Your objective
Give back the whole listing exactly, line by line.

Task inputs
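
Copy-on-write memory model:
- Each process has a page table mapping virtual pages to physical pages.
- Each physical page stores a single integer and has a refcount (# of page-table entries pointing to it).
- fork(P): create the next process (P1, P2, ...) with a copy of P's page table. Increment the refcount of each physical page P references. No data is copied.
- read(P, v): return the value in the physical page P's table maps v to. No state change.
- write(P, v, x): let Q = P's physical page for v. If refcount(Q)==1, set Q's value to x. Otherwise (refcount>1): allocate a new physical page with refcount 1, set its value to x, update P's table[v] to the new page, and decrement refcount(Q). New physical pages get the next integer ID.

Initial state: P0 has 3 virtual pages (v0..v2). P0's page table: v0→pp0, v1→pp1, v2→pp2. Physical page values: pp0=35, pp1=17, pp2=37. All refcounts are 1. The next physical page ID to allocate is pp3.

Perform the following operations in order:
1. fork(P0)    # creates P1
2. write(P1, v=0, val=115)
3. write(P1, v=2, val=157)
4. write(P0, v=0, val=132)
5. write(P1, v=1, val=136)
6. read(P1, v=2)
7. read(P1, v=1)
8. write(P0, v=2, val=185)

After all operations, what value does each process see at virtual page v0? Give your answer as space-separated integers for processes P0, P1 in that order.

Answer: 132 115

Derivation:
Op 1: fork(P0) -> P1. 3 ppages; refcounts: pp0:2 pp1:2 pp2:2
Op 2: write(P1, v0, 115). refcount(pp0)=2>1 -> COPY to pp3. 4 ppages; refcounts: pp0:1 pp1:2 pp2:2 pp3:1
Op 3: write(P1, v2, 157). refcount(pp2)=2>1 -> COPY to pp4. 5 ppages; refcounts: pp0:1 pp1:2 pp2:1 pp3:1 pp4:1
Op 4: write(P0, v0, 132). refcount(pp0)=1 -> write in place. 5 ppages; refcounts: pp0:1 pp1:2 pp2:1 pp3:1 pp4:1
Op 5: write(P1, v1, 136). refcount(pp1)=2>1 -> COPY to pp5. 6 ppages; refcounts: pp0:1 pp1:1 pp2:1 pp3:1 pp4:1 pp5:1
Op 6: read(P1, v2) -> 157. No state change.
Op 7: read(P1, v1) -> 136. No state change.
Op 8: write(P0, v2, 185). refcount(pp2)=1 -> write in place. 6 ppages; refcounts: pp0:1 pp1:1 pp2:1 pp3:1 pp4:1 pp5:1
P0: v0 -> pp0 = 132
P1: v0 -> pp3 = 115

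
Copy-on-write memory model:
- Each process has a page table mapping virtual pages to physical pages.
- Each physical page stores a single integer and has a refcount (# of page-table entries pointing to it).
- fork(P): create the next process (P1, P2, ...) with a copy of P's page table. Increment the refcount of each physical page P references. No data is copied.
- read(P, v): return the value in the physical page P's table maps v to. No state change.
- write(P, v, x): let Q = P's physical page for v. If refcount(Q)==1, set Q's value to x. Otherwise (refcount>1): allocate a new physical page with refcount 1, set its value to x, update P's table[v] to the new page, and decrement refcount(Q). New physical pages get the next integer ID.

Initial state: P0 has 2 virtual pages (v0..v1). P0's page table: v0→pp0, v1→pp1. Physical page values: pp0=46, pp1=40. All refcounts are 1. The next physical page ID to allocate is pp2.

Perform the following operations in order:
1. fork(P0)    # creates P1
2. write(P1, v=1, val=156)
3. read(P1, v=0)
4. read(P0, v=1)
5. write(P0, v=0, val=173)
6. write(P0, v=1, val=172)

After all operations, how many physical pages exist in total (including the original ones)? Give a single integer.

Answer: 4

Derivation:
Op 1: fork(P0) -> P1. 2 ppages; refcounts: pp0:2 pp1:2
Op 2: write(P1, v1, 156). refcount(pp1)=2>1 -> COPY to pp2. 3 ppages; refcounts: pp0:2 pp1:1 pp2:1
Op 3: read(P1, v0) -> 46. No state change.
Op 4: read(P0, v1) -> 40. No state change.
Op 5: write(P0, v0, 173). refcount(pp0)=2>1 -> COPY to pp3. 4 ppages; refcounts: pp0:1 pp1:1 pp2:1 pp3:1
Op 6: write(P0, v1, 172). refcount(pp1)=1 -> write in place. 4 ppages; refcounts: pp0:1 pp1:1 pp2:1 pp3:1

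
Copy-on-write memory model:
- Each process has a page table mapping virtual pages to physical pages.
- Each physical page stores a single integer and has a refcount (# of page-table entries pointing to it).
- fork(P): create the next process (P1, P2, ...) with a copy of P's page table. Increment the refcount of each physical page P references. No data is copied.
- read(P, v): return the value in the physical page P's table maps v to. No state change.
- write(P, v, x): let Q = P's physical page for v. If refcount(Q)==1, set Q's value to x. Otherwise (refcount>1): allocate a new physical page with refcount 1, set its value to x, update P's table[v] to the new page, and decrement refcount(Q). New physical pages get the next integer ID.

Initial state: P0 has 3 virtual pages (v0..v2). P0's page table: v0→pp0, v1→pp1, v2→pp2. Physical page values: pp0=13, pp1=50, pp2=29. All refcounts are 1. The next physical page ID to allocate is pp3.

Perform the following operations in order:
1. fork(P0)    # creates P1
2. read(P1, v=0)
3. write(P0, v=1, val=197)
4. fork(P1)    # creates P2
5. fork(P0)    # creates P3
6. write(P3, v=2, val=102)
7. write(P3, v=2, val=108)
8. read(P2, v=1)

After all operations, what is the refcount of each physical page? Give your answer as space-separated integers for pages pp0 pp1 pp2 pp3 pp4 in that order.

Answer: 4 2 3 2 1

Derivation:
Op 1: fork(P0) -> P1. 3 ppages; refcounts: pp0:2 pp1:2 pp2:2
Op 2: read(P1, v0) -> 13. No state change.
Op 3: write(P0, v1, 197). refcount(pp1)=2>1 -> COPY to pp3. 4 ppages; refcounts: pp0:2 pp1:1 pp2:2 pp3:1
Op 4: fork(P1) -> P2. 4 ppages; refcounts: pp0:3 pp1:2 pp2:3 pp3:1
Op 5: fork(P0) -> P3. 4 ppages; refcounts: pp0:4 pp1:2 pp2:4 pp3:2
Op 6: write(P3, v2, 102). refcount(pp2)=4>1 -> COPY to pp4. 5 ppages; refcounts: pp0:4 pp1:2 pp2:3 pp3:2 pp4:1
Op 7: write(P3, v2, 108). refcount(pp4)=1 -> write in place. 5 ppages; refcounts: pp0:4 pp1:2 pp2:3 pp3:2 pp4:1
Op 8: read(P2, v1) -> 50. No state change.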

Written response
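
Copy-on-write memory model:
- Each process has a page table mapping virtual pages to physical pages.
- Each physical page stores a single integer and has a refcount (# of page-table entries pointing to it).
- fork(P): create the next process (P1, P2, ...) with a copy of P's page table. Increment the refcount of each physical page P references. No data is copied.
- read(P, v): return the value in the physical page P's table maps v to. No state change.
- write(P, v, x): let Q = P's physical page for v. If refcount(Q)==1, set Q's value to x. Otherwise (refcount>1): allocate a new physical page with refcount 1, set its value to x, update P's table[v] to the new page, and decrement refcount(Q). New physical pages get the next integer ID.

Initial state: P0 has 3 virtual pages (v0..v2). P0's page table: v0→pp0, v1→pp1, v2→pp2. Physical page values: pp0=35, pp1=17, pp2=37. All refcounts are 1. The next physical page ID to allocate is pp3.

Perform the following operations in order:
1. fork(P0)    # creates P1
2. write(P1, v=0, val=115)
3. write(P1, v=2, val=157)
4. write(P0, v=0, val=132)
5. write(P1, v=1, val=136)
6. read(P1, v=2)
7. read(P1, v=1)
8. write(P0, v=2, val=185)

After all operations, what value does each process see at virtual page v0? Give your answer as space-separated integers for processes P0, P1 in that order.

Answer: 132 115

Derivation:
Op 1: fork(P0) -> P1. 3 ppages; refcounts: pp0:2 pp1:2 pp2:2
Op 2: write(P1, v0, 115). refcount(pp0)=2>1 -> COPY to pp3. 4 ppages; refcounts: pp0:1 pp1:2 pp2:2 pp3:1
Op 3: write(P1, v2, 157). refcount(pp2)=2>1 -> COPY to pp4. 5 ppages; refcounts: pp0:1 pp1:2 pp2:1 pp3:1 pp4:1
Op 4: write(P0, v0, 132). refcount(pp0)=1 -> write in place. 5 ppages; refcounts: pp0:1 pp1:2 pp2:1 pp3:1 pp4:1
Op 5: write(P1, v1, 136). refcount(pp1)=2>1 -> COPY to pp5. 6 ppages; refcounts: pp0:1 pp1:1 pp2:1 pp3:1 pp4:1 pp5:1
Op 6: read(P1, v2) -> 157. No state change.
Op 7: read(P1, v1) -> 136. No state change.
Op 8: write(P0, v2, 185). refcount(pp2)=1 -> write in place. 6 ppages; refcounts: pp0:1 pp1:1 pp2:1 pp3:1 pp4:1 pp5:1
P0: v0 -> pp0 = 132
P1: v0 -> pp3 = 115

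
Copy-on-write memory model:
- Each process has a page table mapping virtual pages to physical pages.
- Each physical page stores a single integer and has a refcount (# of page-table entries pointing to it).
- fork(P): create the next process (P1, P2, ...) with a copy of P's page table. Increment the refcount of each physical page P references. No data is copied.
- read(P, v): return the value in the physical page P's table maps v to. No state change.
- write(P, v, x): let Q = P's physical page for v. If refcount(Q)==1, set Q's value to x. Otherwise (refcount>1): allocate a new physical page with refcount 1, set its value to x, update P's table[v] to the new page, and decrement refcount(Q). New physical pages get the next integer ID.

Initial state: P0 has 2 virtual pages (v0..v1). P0's page table: v0→pp0, v1→pp1. Physical page values: pp0=46, pp1=40. All refcounts are 1. The next physical page ID to allocate is pp2.

Perform the following operations in order:
1. fork(P0)    # creates P1
2. write(P1, v=1, val=156)
3. read(P1, v=0)
4. read(P0, v=1)
5. write(P0, v=0, val=173)
6. write(P0, v=1, val=172)

After all operations, how many physical pages exist in total (including the original ones)? Give a single integer.

Answer: 4

Derivation:
Op 1: fork(P0) -> P1. 2 ppages; refcounts: pp0:2 pp1:2
Op 2: write(P1, v1, 156). refcount(pp1)=2>1 -> COPY to pp2. 3 ppages; refcounts: pp0:2 pp1:1 pp2:1
Op 3: read(P1, v0) -> 46. No state change.
Op 4: read(P0, v1) -> 40. No state change.
Op 5: write(P0, v0, 173). refcount(pp0)=2>1 -> COPY to pp3. 4 ppages; refcounts: pp0:1 pp1:1 pp2:1 pp3:1
Op 6: write(P0, v1, 172). refcount(pp1)=1 -> write in place. 4 ppages; refcounts: pp0:1 pp1:1 pp2:1 pp3:1

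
Copy-on-write memory model:
- Each process has a page table mapping virtual pages to physical pages.
- Each physical page stores a single integer and has a refcount (# of page-table entries pointing to it).
- fork(P): create the next process (P1, P2, ...) with a copy of P's page table. Increment the refcount of each physical page P references. No data is copied.
- read(P, v): return the value in the physical page P's table maps v to. No state change.
- write(P, v, x): let Q = P's physical page for v. If refcount(Q)==1, set Q's value to x. Otherwise (refcount>1): allocate a new physical page with refcount 1, set its value to x, update P's table[v] to the new page, and decrement refcount(Q). New physical pages get the next integer ID.

Initial state: P0 has 3 virtual pages (v0..v2). P0's page table: v0→pp0, v1→pp1, v2→pp2. Physical page values: pp0=13, pp1=50, pp2=29. All refcounts are 1. The next physical page ID to allocate is pp3.

Perform the following operations in order:
1. fork(P0)    # creates P1
2. read(P1, v=0)
3. write(P0, v=1, val=197)
4. fork(P1)    # creates P2
5. fork(P0)    # creates P3
6. write(P3, v=2, val=102)
7. write(P3, v=2, val=108)
8. read(P2, v=1)

After all operations, what is the refcount of each physical page? Give your answer as space-separated integers for pages pp0 pp1 pp2 pp3 pp4 in that order.

Answer: 4 2 3 2 1

Derivation:
Op 1: fork(P0) -> P1. 3 ppages; refcounts: pp0:2 pp1:2 pp2:2
Op 2: read(P1, v0) -> 13. No state change.
Op 3: write(P0, v1, 197). refcount(pp1)=2>1 -> COPY to pp3. 4 ppages; refcounts: pp0:2 pp1:1 pp2:2 pp3:1
Op 4: fork(P1) -> P2. 4 ppages; refcounts: pp0:3 pp1:2 pp2:3 pp3:1
Op 5: fork(P0) -> P3. 4 ppages; refcounts: pp0:4 pp1:2 pp2:4 pp3:2
Op 6: write(P3, v2, 102). refcount(pp2)=4>1 -> COPY to pp4. 5 ppages; refcounts: pp0:4 pp1:2 pp2:3 pp3:2 pp4:1
Op 7: write(P3, v2, 108). refcount(pp4)=1 -> write in place. 5 ppages; refcounts: pp0:4 pp1:2 pp2:3 pp3:2 pp4:1
Op 8: read(P2, v1) -> 50. No state change.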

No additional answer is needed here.